**Task goal**
Restate word for word the entries below, starting with the line with "Work through the" and continuing through the line with "Given f(x, y)". Include both of those lines and no others.

[Stored data]
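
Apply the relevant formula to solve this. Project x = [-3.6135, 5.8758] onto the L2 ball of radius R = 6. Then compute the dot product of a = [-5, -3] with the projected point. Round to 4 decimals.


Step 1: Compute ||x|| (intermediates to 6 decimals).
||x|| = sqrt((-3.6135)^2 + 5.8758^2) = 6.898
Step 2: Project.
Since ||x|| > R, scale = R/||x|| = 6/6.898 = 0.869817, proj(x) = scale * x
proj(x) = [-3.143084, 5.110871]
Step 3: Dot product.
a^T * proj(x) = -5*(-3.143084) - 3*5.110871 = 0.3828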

--

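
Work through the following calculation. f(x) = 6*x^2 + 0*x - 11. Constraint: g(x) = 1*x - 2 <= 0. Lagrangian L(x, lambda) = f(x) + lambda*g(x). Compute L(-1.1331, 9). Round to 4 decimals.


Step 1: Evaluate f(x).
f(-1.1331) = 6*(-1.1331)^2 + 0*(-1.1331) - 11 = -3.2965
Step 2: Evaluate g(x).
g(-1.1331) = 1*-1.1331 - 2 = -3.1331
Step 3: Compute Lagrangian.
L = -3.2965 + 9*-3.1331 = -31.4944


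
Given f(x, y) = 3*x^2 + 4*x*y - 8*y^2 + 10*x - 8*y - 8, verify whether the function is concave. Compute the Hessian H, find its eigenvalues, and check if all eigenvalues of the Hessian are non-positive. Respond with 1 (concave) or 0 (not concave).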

**Task response**
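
Work through the following calculation. f(x) = 6*x^2 + 0*x - 11. Constraint: g(x) = 1*x - 2 <= 0. Lagrangian L(x, lambda) = f(x) + lambda*g(x). Compute L(-1.1331, 9). Round to 4 decimals.


Step 1: Evaluate f(x).
f(-1.1331) = 6*(-1.1331)^2 + 0*(-1.1331) - 11 = -3.2965
Step 2: Evaluate g(x).
g(-1.1331) = 1*-1.1331 - 2 = -3.1331
Step 3: Compute Lagrangian.
L = -3.2965 + 9*-3.1331 = -31.4944


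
Given f(x, y) = 3*x^2 + 4*x*y - 8*y^2 + 10*x - 8*y - 8, verify whether the function is concave. Compute the Hessian H, find its eigenvalues, and check if all eigenvalues of the Hessian are non-positive. Respond with 1 (concave) or 0 (not concave).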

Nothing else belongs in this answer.